*** Opening of Study material ***

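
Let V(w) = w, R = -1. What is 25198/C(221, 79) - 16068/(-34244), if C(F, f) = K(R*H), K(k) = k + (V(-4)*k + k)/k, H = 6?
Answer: -215683925/77049 ≈ -2799.3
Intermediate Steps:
K(k) = -3 + k (K(k) = k + (-4*k + k)/k = k + (-3*k)/k = k - 3 = -3 + k)
C(F, f) = -9 (C(F, f) = -3 - 1*6 = -3 - 6 = -9)
25198/C(221, 79) - 16068/(-34244) = 25198/(-9) - 16068/(-34244) = 25198*(-⅑) - 16068*(-1/34244) = -25198/9 + 4017/8561 = -215683925/77049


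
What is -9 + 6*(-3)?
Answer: -27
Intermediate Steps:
-9 + 6*(-3) = -9 - 18 = -27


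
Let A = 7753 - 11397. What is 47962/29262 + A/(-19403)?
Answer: 518618707/283885293 ≈ 1.8269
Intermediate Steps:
A = -3644
47962/29262 + A/(-19403) = 47962/29262 - 3644/(-19403) = 47962*(1/29262) - 3644*(-1/19403) = 23981/14631 + 3644/19403 = 518618707/283885293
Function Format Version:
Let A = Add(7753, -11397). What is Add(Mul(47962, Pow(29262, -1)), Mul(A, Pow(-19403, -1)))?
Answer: Rational(518618707, 283885293) ≈ 1.8269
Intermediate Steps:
A = -3644
Add(Mul(47962, Pow(29262, -1)), Mul(A, Pow(-19403, -1))) = Add(Mul(47962, Pow(29262, -1)), Mul(-3644, Pow(-19403, -1))) = Add(Mul(47962, Rational(1, 29262)), Mul(-3644, Rational(-1, 19403))) = Add(Rational(23981, 14631), Rational(3644, 19403)) = Rational(518618707, 283885293)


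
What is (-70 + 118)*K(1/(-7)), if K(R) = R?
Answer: -48/7 ≈ -6.8571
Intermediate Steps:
(-70 + 118)*K(1/(-7)) = (-70 + 118)/(-7) = 48*(-⅐) = -48/7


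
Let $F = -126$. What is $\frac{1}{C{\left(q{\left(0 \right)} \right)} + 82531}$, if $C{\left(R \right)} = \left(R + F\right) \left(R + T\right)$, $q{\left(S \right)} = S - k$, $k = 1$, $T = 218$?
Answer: $\frac{1}{54972} \approx 1.8191 \cdot 10^{-5}$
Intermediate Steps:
$q{\left(S \right)} = -1 + S$ ($q{\left(S \right)} = S - 1 = -1 + S$)
$C{\left(R \right)} = \left(-126 + R\right) \left(218 + R\right)$ ($C{\left(R \right)} = \left(R - 126\right) \left(R + 218\right) = \left(-126 + R\right) \left(218 + R\right)$)
$\frac{1}{C{\left(q{\left(0 \right)} \right)} + 82531} = \frac{1}{\left(-27468 + \left(-1 + 0\right)^{2} + 92 \left(-1 + 0\right)\right) + 82531} = \frac{1}{\left(-27468 + \left(-1\right)^{2} + 92 \left(-1\right)\right) + 82531} = \frac{1}{\left(-27468 + 1 - 92\right) + 82531} = \frac{1}{-27559 + 82531} = \frac{1}{54972}$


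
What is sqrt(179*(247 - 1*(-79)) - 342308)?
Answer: I*sqrt(283954) ≈ 532.87*I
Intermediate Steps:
sqrt(179*(247 - 1*(-79)) - 342308) = sqrt(179*(247 + 79) - 342308) = sqrt(179*326 - 342308) = sqrt(58354 - 342308) = sqrt(-283954) = I*sqrt(283954)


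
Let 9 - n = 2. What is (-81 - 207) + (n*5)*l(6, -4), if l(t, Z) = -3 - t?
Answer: -603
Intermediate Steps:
n = 7 (n = 9 - 1*2 = 9 - 2 = 7)
(-81 - 207) + (n*5)*l(6, -4) = (-81 - 207) + (7*5)*(-3 - 1*6) = -288 + 35*(-3 - 6) = -288 + 35*(-9) = -288 - 315 = -603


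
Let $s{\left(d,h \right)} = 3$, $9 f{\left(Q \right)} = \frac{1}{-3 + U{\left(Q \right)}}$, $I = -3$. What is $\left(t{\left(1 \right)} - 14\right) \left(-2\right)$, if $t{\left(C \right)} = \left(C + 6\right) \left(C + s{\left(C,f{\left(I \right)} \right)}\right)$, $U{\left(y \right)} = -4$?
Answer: $-28$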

*** Close of Study material ***

* Task goal *
Everything in the listing above should be duplicated exactly.

* Answer for the task *
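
Let V(w) = w, R = -1. What is 25198/C(221, 79) - 16068/(-34244), if C(F, f) = K(R*H), K(k) = k + (V(-4)*k + k)/k, H = 6?
Answer: -215683925/77049 ≈ -2799.3
Intermediate Steps:
K(k) = -3 + k (K(k) = k + (-4*k + k)/k = k + (-3*k)/k = k - 3 = -3 + k)
C(F, f) = -9 (C(F, f) = -3 - 1*6 = -3 - 6 = -9)
25198/C(221, 79) - 16068/(-34244) = 25198/(-9) - 16068/(-34244) = 25198*(-⅑) - 16068*(-1/34244) = -25198/9 + 4017/8561 = -215683925/77049


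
What is -9 + 6*(-3)?
Answer: -27
Intermediate Steps:
-9 + 6*(-3) = -9 - 18 = -27


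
Let A = 7753 - 11397. What is 47962/29262 + A/(-19403)?
Answer: 518618707/283885293 ≈ 1.8269
Intermediate Steps:
A = -3644
47962/29262 + A/(-19403) = 47962/29262 - 3644/(-19403) = 47962*(1/29262) - 3644*(-1/19403) = 23981/14631 + 3644/19403 = 518618707/283885293
Function Format Version:
Let A = Add(7753, -11397). What is Add(Mul(47962, Pow(29262, -1)), Mul(A, Pow(-19403, -1)))?
Answer: Rational(518618707, 283885293) ≈ 1.8269
Intermediate Steps:
A = -3644
Add(Mul(47962, Pow(29262, -1)), Mul(A, Pow(-19403, -1))) = Add(Mul(47962, Pow(29262, -1)), Mul(-3644, Pow(-19403, -1))) = Add(Mul(47962, Rational(1, 29262)), Mul(-3644, Rational(-1, 19403))) = Add(Rational(23981, 14631), Rational(3644, 19403)) = Rational(518618707, 283885293)


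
What is (-70 + 118)*K(1/(-7)), if K(R) = R?
Answer: -48/7 ≈ -6.8571
Intermediate Steps:
(-70 + 118)*K(1/(-7)) = (-70 + 118)/(-7) = 48*(-⅐) = -48/7


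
Let $F = -126$. What is $\frac{1}{C{\left(q{\left(0 \right)} \right)} + 82531}$, if $C{\left(R \right)} = \left(R + F\right) \left(R + T\right)$, $q{\left(S \right)} = S - k$, $k = 1$, $T = 218$?
Answer: $\frac{1}{54972} \approx 1.8191 \cdot 10^{-5}$
Intermediate Steps:
$q{\left(S \right)} = -1 + S$ ($q{\left(S \right)} = S - 1 = -1 + S$)
$C{\left(R \right)} = \left(-126 + R\right) \left(218 + R\right)$ ($C{\left(R \right)} = \left(R - 126\right) \left(R + 218\right) = \left(-126 + R\right) \left(218 + R\right)$)
$\frac{1}{C{\left(q{\left(0 \right)} \right)} + 82531} = \frac{1}{\left(-27468 + \left(-1 + 0\right)^{2} + 92 \left(-1 + 0\right)\right) + 82531} = \frac{1}{\left(-27468 + \left(-1\right)^{2} + 92 \left(-1\right)\right) + 82531} = \frac{1}{\left(-27468 + 1 - 92\right) + 82531} = \frac{1}{-27559 + 82531} = \frac{1}{54972}$


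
What is sqrt(179*(247 - 1*(-79)) - 342308)?
Answer: I*sqrt(283954) ≈ 532.87*I
Intermediate Steps:
sqrt(179*(247 - 1*(-79)) - 342308) = sqrt(179*(247 + 79) - 342308) = sqrt(179*326 - 342308) = sqrt(58354 - 342308) = sqrt(-283954) = I*sqrt(283954)


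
Let 9 - n = 2. What is (-81 - 207) + (n*5)*l(6, -4), if l(t, Z) = -3 - t?
Answer: -603
Intermediate Steps:
n = 7 (n = 9 - 1*2 = 9 - 2 = 7)
(-81 - 207) + (n*5)*l(6, -4) = (-81 - 207) + (7*5)*(-3 - 1*6) = -288 + 35*(-3 - 6) = -288 + 35*(-9) = -288 - 315 = -603


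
Let $s{\left(d,h \right)} = 3$, $9 f{\left(Q \right)} = \frac{1}{-3 + U{\left(Q \right)}}$, $I = -3$. What is $\left(t{\left(1 \right)} - 14\right) \left(-2\right)$, if $t{\left(C \right)} = \left(C + 6\right) \left(C + s{\left(C,f{\left(I \right)} \right)}\right)$, $U{\left(y \right)} = -4$?
Answer: $-28$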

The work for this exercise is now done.